● **About this exercise**
Your task is to copy every line below that contains the word "Revolve".

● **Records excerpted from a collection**
<<<<

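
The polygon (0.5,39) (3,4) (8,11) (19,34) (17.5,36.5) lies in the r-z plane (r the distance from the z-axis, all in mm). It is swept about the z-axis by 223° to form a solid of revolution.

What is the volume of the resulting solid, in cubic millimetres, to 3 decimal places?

Volume = 10937.568 mm³

Profile (r,z), 5 vertices: (0.5,39) (3,4) (8,11) (19,34) (17.5,36.5)
edge 0: (0.5,39)→(3,4)  cross = 0.5·4 − 3·39 = -115.0000; (r_i+r_j)·cross = 3.5·-115.0000 = -402.5000
edge 1: (3,4)→(8,11)  cross = 3·11 − 8·4 = 1.0000; (r_i+r_j)·cross = 11·1.0000 = 11.0000
edge 2: (8,11)→(19,34)  cross = 8·34 − 19·11 = 63.0000; (r_i+r_j)·cross = 27·63.0000 = 1701.0000
edge 3: (19,34)→(17.5,36.5)  cross = 19·36.5 − 17.5·34 = 98.5000; (r_i+r_j)·cross = 36.5·98.5000 = 3595.2500
edge 4: (17.5,36.5)→(0.5,39)  cross = 17.5·39 − 0.5·36.5 = 664.2500; (r_i+r_j)·cross = 18·664.2500 = 11956.5000
Σcross = 711.7500 → A = |Σcross|/2 = 355.8750 mm²
Σ(r_i+r_j)·cross = 16861.2500 → first moment M = |Σ|/6 = 2810.2083
R_c = M/A = 2810.2083/355.8750 = 7.8966 mm
θ = 223° = 3.892084 rad
V = θ·R_c·A = 3.892084·7.8966·355.8750 = 10937.568 mm³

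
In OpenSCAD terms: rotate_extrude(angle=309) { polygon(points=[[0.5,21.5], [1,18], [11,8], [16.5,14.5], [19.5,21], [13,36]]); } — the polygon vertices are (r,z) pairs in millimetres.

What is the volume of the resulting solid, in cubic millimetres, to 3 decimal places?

Profile (r,z), 6 vertices: (0.5,21.5) (1,18) (11,8) (16.5,14.5) (19.5,21) (13,36)
edge 0: (0.5,21.5)→(1,18)  cross = 0.5·18 − 1·21.5 = -12.5000; (r_i+r_j)·cross = 1.5·-12.5000 = -18.7500
edge 1: (1,18)→(11,8)  cross = 1·8 − 11·18 = -190.0000; (r_i+r_j)·cross = 12·-190.0000 = -2280.0000
edge 2: (11,8)→(16.5,14.5)  cross = 11·14.5 − 16.5·8 = 27.5000; (r_i+r_j)·cross = 27.5·27.5000 = 756.2500
edge 3: (16.5,14.5)→(19.5,21)  cross = 16.5·21 − 19.5·14.5 = 63.7500; (r_i+r_j)·cross = 36·63.7500 = 2295.0000
edge 4: (19.5,21)→(13,36)  cross = 19.5·36 − 13·21 = 429.0000; (r_i+r_j)·cross = 32.5·429.0000 = 13942.5000
edge 5: (13,36)→(0.5,21.5)  cross = 13·21.5 − 0.5·36 = 261.5000; (r_i+r_j)·cross = 13.5·261.5000 = 3530.2500
Σcross = 579.2500 → A = |Σcross|/2 = 289.6250 mm²
Σ(r_i+r_j)·cross = 18225.2500 → first moment M = |Σ|/6 = 3037.5417
R_c = M/A = 3037.5417/289.6250 = 10.4878 mm
θ = 309° = 5.393067 rad
V = θ·R_c·A = 5.393067·10.4878·289.6250 = 16381.667 mm³

Volume = 16381.667 mm³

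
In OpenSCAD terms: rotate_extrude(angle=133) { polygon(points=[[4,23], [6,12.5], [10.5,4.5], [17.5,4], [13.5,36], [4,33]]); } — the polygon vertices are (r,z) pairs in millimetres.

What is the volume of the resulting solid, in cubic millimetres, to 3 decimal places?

Volume = 7421.593 mm³

Profile (r,z), 6 vertices: (4,23) (6,12.5) (10.5,4.5) (17.5,4) (13.5,36) (4,33)
edge 0: (4,23)→(6,12.5)  cross = 4·12.5 − 6·23 = -88.0000; (r_i+r_j)·cross = 10·-88.0000 = -880.0000
edge 1: (6,12.5)→(10.5,4.5)  cross = 6·4.5 − 10.5·12.5 = -104.2500; (r_i+r_j)·cross = 16.5·-104.2500 = -1720.1250
edge 2: (10.5,4.5)→(17.5,4)  cross = 10.5·4 − 17.5·4.5 = -36.7500; (r_i+r_j)·cross = 28·-36.7500 = -1029.0000
edge 3: (17.5,4)→(13.5,36)  cross = 17.5·36 − 13.5·4 = 576.0000; (r_i+r_j)·cross = 31·576.0000 = 17856.0000
edge 4: (13.5,36)→(4,33)  cross = 13.5·33 − 4·36 = 301.5000; (r_i+r_j)·cross = 17.5·301.5000 = 5276.2500
edge 5: (4,33)→(4,23)  cross = 4·23 − 4·33 = -40.0000; (r_i+r_j)·cross = 8·-40.0000 = -320.0000
Σcross = 608.5000 → A = |Σcross|/2 = 304.2500 mm²
Σ(r_i+r_j)·cross = 19183.1250 → first moment M = |Σ|/6 = 3197.1875
R_c = M/A = 3197.1875/304.2500 = 10.5084 mm
θ = 133° = 2.321288 rad
V = θ·R_c·A = 2.321288·10.5084·304.2500 = 7421.593 mm³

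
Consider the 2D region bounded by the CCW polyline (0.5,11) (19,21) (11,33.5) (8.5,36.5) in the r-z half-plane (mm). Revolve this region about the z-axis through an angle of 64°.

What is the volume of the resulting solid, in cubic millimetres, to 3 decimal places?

Profile (r,z), 4 vertices: (0.5,11) (19,21) (11,33.5) (8.5,36.5)
edge 0: (0.5,11)→(19,21)  cross = 0.5·21 − 19·11 = -198.5000; (r_i+r_j)·cross = 19.5·-198.5000 = -3870.7500
edge 1: (19,21)→(11,33.5)  cross = 19·33.5 − 11·21 = 405.5000; (r_i+r_j)·cross = 30·405.5000 = 12165.0000
edge 2: (11,33.5)→(8.5,36.5)  cross = 11·36.5 − 8.5·33.5 = 116.7500; (r_i+r_j)·cross = 19.5·116.7500 = 2276.6250
edge 3: (8.5,36.5)→(0.5,11)  cross = 8.5·11 − 0.5·36.5 = 75.2500; (r_i+r_j)·cross = 9·75.2500 = 677.2500
Σcross = 399.0000 → A = |Σcross|/2 = 199.5000 mm²
Σ(r_i+r_j)·cross = 11248.1250 → first moment M = |Σ|/6 = 1874.6875
R_c = M/A = 1874.6875/199.5000 = 9.3969 mm
θ = 64° = 1.117011 rad
V = θ·R_c·A = 1.117011·9.3969·199.5000 = 2094.046 mm³

Volume = 2094.046 mm³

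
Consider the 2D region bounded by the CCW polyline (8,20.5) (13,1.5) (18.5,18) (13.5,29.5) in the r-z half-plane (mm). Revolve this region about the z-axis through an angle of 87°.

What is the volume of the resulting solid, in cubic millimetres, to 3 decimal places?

Volume = 2965.127 mm³

Profile (r,z), 4 vertices: (8,20.5) (13,1.5) (18.5,18) (13.5,29.5)
edge 0: (8,20.5)→(13,1.5)  cross = 8·1.5 − 13·20.5 = -254.5000; (r_i+r_j)·cross = 21·-254.5000 = -5344.5000
edge 1: (13,1.5)→(18.5,18)  cross = 13·18 − 18.5·1.5 = 206.2500; (r_i+r_j)·cross = 31.5·206.2500 = 6496.8750
edge 2: (18.5,18)→(13.5,29.5)  cross = 18.5·29.5 − 13.5·18 = 302.7500; (r_i+r_j)·cross = 32·302.7500 = 9688.0000
edge 3: (13.5,29.5)→(8,20.5)  cross = 13.5·20.5 − 8·29.5 = 40.7500; (r_i+r_j)·cross = 21.5·40.7500 = 876.1250
Σcross = 295.2500 → A = |Σcross|/2 = 147.6250 mm²
Σ(r_i+r_j)·cross = 11716.5000 → first moment M = |Σ|/6 = 1952.7500
R_c = M/A = 1952.7500/147.6250 = 13.2278 mm
θ = 87° = 1.518436 rad
V = θ·R_c·A = 1.518436·13.2278·147.6250 = 2965.127 mm³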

>>>>

● **Written reply**
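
Consider the 2D region bounded by the CCW polyline (0.5,11) (19,21) (11,33.5) (8.5,36.5) in the r-z half-plane (mm). Revolve this region about the z-axis through an angle of 64°.
Consider the 2D region bounded by the CCW polyline (8,20.5) (13,1.5) (18.5,18) (13.5,29.5) in the r-z half-plane (mm). Revolve this region about the z-axis through an angle of 87°.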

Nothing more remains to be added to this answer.